DATA EXTRACT START

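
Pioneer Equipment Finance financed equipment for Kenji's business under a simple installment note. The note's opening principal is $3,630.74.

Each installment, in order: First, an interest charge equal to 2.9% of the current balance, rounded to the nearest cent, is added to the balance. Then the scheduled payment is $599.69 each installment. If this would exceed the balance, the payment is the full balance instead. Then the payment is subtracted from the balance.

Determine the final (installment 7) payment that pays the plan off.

$453.56

Installment 1: opening $3,630.74; interest $105.29 → $3,736.03; payment $599.69; balance $3,136.34
Installment 2: opening $3,136.34; interest $90.95 → $3,227.29; payment $599.69; balance $2,627.60
Installment 3: opening $2,627.60; interest $76.20 → $2,703.80; payment $599.69; balance $2,104.11
Installment 4: opening $2,104.11; interest $61.02 → $2,165.13; payment $599.69; balance $1,565.44
Installment 5: opening $1,565.44; interest $45.40 → $1,610.84; payment $599.69; balance $1,011.15
Installment 6: opening $1,011.15; interest $29.32 → $1,040.47; payment $599.69; balance $440.78
Installment 7: opening $440.78; interest $12.78 → $453.56; payment $453.56; balance $0.00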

DATA EXTRACT END

• WHAT IS NEEDED: Each entry above has to be duplicated exactly as it stands.

• WRITTEN ANSWER:
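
Pioneer Equipment Finance financed equipment for Kenji's business under a simple installment note. The note's opening principal is $3,630.74.

Each installment, in order: First, an interest charge equal to 2.9% of the current balance, rounded to the nearest cent, is added to the balance. Then the scheduled payment is $599.69 each installment. If this would exceed the balance, the payment is the full balance instead. Then the payment is subtracted from the balance.

Determine the final (installment 7) payment that pays the plan off.

$453.56

Installment 1: opening $3,630.74; interest $105.29 → $3,736.03; payment $599.69; balance $3,136.34
Installment 2: opening $3,136.34; interest $90.95 → $3,227.29; payment $599.69; balance $2,627.60
Installment 3: opening $2,627.60; interest $76.20 → $2,703.80; payment $599.69; balance $2,104.11
Installment 4: opening $2,104.11; interest $61.02 → $2,165.13; payment $599.69; balance $1,565.44
Installment 5: opening $1,565.44; interest $45.40 → $1,610.84; payment $599.69; balance $1,011.15
Installment 6: opening $1,011.15; interest $29.32 → $1,040.47; payment $599.69; balance $440.78
Installment 7: opening $440.78; interest $12.78 → $453.56; payment $453.56; balance $0.00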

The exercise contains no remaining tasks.